Dataset entries

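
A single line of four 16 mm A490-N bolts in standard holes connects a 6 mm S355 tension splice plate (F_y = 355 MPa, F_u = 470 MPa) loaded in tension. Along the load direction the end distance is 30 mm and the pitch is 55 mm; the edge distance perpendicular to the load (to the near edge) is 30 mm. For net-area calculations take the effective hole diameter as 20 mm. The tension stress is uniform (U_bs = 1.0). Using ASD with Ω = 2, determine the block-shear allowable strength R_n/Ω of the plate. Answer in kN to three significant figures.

Shear plane L_v = 30 + 3·55 = 195 mm; A_gv = 195 × 6 = 1170 mm².
A_nv = (195 − 3.5·20) × 6 = 750 mm².
A_nt = (30 − 0.5·20) × 6 = 120 mm².
0.6 F_u A_nv = 211.5 kN; 0.6 F_y A_gv = 249.2 kN → shear rupture governs the shear term.
R_n = 211.5 + 1.0 × 470 × 120 / 1000 = 267.9 kN.
Allowable strength R_n/Ω = 267.9 / 2 = 134 kN.

134 kN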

> [TASK DESCRIPTION]: Transcribe the records above with every character unchanged.

> [EXERCISE ANSWER]:
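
A single line of four 16 mm A490-N bolts in standard holes connects a 6 mm S355 tension splice plate (F_y = 355 MPa, F_u = 470 MPa) loaded in tension. Along the load direction the end distance is 30 mm and the pitch is 55 mm; the edge distance perpendicular to the load (to the near edge) is 30 mm. For net-area calculations take the effective hole diameter as 20 mm. The tension stress is uniform (U_bs = 1.0). Using ASD with Ω = 2, determine the block-shear allowable strength R_n/Ω of the plate. Answer in kN to three significant figures.

Shear plane L_v = 30 + 3·55 = 195 mm; A_gv = 195 × 6 = 1170 mm².
A_nv = (195 − 3.5·20) × 6 = 750 mm².
A_nt = (30 − 0.5·20) × 6 = 120 mm².
0.6 F_u A_nv = 211.5 kN; 0.6 F_y A_gv = 249.2 kN → shear rupture governs the shear term.
R_n = 211.5 + 1.0 × 470 × 120 / 1000 = 267.9 kN.
Allowable strength R_n/Ω = 267.9 / 2 = 134 kN.

134 kN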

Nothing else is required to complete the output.